Task brief: Copy each entry exactly, leaving nothing out.

■ ■ ■

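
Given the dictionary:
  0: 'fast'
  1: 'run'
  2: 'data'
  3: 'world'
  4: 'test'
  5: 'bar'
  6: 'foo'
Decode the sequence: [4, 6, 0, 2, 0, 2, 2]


Look up each index in the dictionary:
  4 -> 'test'
  6 -> 'foo'
  0 -> 'fast'
  2 -> 'data'
  0 -> 'fast'
  2 -> 'data'
  2 -> 'data'

Decoded: "test foo fast data fast data data"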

■ ■ ■

Result for this task:
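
Given the dictionary:
  0: 'fast'
  1: 'run'
  2: 'data'
  3: 'world'
  4: 'test'
  5: 'bar'
  6: 'foo'
Decode the sequence: [4, 6, 0, 2, 0, 2, 2]


Look up each index in the dictionary:
  4 -> 'test'
  6 -> 'foo'
  0 -> 'fast'
  2 -> 'data'
  0 -> 'fast'
  2 -> 'data'
  2 -> 'data'

Decoded: "test foo fast data fast data data"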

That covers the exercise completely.